## [About this exercise]
Whenever the word "same" turns up in a line of the data below, copy that line.

Stored items:

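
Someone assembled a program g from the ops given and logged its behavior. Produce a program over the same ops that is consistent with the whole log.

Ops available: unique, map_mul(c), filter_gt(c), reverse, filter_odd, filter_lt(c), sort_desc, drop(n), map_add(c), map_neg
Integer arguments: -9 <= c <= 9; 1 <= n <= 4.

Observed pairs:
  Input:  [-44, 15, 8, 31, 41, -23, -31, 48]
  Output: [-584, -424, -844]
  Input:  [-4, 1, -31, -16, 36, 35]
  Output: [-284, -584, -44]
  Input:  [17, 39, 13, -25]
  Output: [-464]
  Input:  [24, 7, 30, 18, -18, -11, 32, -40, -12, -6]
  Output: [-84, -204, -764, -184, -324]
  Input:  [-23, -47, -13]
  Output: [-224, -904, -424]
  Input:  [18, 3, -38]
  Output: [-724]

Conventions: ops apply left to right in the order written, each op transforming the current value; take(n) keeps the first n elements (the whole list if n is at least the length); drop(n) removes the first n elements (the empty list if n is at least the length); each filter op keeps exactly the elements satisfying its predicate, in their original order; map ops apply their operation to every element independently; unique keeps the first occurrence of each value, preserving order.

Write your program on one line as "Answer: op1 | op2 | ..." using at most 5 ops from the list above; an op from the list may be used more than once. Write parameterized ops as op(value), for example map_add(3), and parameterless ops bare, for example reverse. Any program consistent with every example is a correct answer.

map_mul(-5) | map_add(-9) | filter_gt(8) | map_mul(-4) | reverse

Check, running the answer program on each example:
  [-44, 15, 8, 31, 41, -23, -31, 48] -> [220, -75, -40, -155, -205, 115, 155, -240] -> [211, -84, -49, -164, -214, 106, 146, -249] -> [211, 106, 146] -> [-844, -424, -584] -> [-584, -424, -844]
  [-4, 1, -31, -16, 36, 35] -> [20, -5, 155, 80, -180, -175] -> [11, -14, 146, 71, -189, -184] -> [11, 146, 71] -> [-44, -584, -284] -> [-284, -584, -44]
  [17, 39, 13, -25] -> [-85, -195, -65, 125] -> [-94, -204, -74, 116] -> [116] -> [-464] -> [-464]
  [24, 7, 30, 18, -18, -11, 32, -40, -12, -6] -> [-120, -35, -150, -90, 90, 55, -160, 200, 60, 30] -> [-129, -44, -159, -99, 81, 46, -169, 191, 51, 21] -> [81, 46, 191, 51, 21] -> [-324, -184, -764, -204, -84] -> [-84, -204, -764, -184, -324]
  [-23, -47, -13] -> [115, 235, 65] -> [106, 226, 56] -> [106, 226, 56] -> [-424, -904, -224] -> [-224, -904, -424]
  [18, 3, -38] -> [-90, -15, 190] -> [-99, -24, 181] -> [181] -> [-724] -> [-724]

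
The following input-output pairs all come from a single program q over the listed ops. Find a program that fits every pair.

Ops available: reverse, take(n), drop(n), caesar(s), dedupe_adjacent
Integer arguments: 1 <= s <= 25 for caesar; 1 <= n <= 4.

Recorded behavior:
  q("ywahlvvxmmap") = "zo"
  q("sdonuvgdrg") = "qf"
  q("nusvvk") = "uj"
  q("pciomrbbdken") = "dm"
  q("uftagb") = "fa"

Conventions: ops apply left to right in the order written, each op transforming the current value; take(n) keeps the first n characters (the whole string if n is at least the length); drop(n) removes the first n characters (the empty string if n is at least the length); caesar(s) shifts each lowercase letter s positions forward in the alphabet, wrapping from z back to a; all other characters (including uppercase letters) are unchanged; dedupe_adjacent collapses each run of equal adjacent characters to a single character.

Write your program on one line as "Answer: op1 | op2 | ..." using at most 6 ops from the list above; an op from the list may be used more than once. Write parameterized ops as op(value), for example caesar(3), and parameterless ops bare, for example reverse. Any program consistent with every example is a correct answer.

drop(1) | caesar(1) | reverse | take(2) | caesar(24) | reverse

Check, running the answer program on each example:
  "ywahlvvxmmap" -> "wahlvvxmmap" -> "xbimwwynnbq" -> "qbnnywwmibx" -> "qb" -> "oz" -> "zo"
  "sdonuvgdrg" -> "donuvgdrg" -> "epovwhesh" -> "hsehwvope" -> "hs" -> "fq" -> "qf"
  "nusvvk" -> "usvvk" -> "vtwwl" -> "lwwtv" -> "lw" -> "ju" -> "uj"
  "pciomrbbdken" -> "ciomrbbdken" -> "djpnsccelfo" -> "ofleccsnpjd" -> "of" -> "md" -> "dm"
  "uftagb" -> "ftagb" -> "gubhc" -> "chbug" -> "ch" -> "af" -> "fa"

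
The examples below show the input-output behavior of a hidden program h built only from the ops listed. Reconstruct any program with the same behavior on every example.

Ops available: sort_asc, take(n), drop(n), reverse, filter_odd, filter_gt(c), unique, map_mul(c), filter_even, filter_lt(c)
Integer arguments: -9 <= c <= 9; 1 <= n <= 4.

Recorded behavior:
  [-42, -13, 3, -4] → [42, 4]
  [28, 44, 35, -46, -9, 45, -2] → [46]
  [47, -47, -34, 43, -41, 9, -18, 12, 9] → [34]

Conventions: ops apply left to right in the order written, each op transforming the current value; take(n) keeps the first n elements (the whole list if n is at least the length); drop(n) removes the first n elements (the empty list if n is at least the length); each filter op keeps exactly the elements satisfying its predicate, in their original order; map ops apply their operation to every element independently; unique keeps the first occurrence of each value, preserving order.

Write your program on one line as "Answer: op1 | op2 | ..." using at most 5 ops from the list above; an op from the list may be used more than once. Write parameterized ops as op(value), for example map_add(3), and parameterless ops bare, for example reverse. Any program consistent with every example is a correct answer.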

## [Output]
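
Someone assembled a program g from the ops given and logged its behavior. Produce a program over the same ops that is consistent with the whole log.
The examples below show the input-output behavior of a hidden program h built only from the ops listed. Reconstruct any program with the same behavior on every example.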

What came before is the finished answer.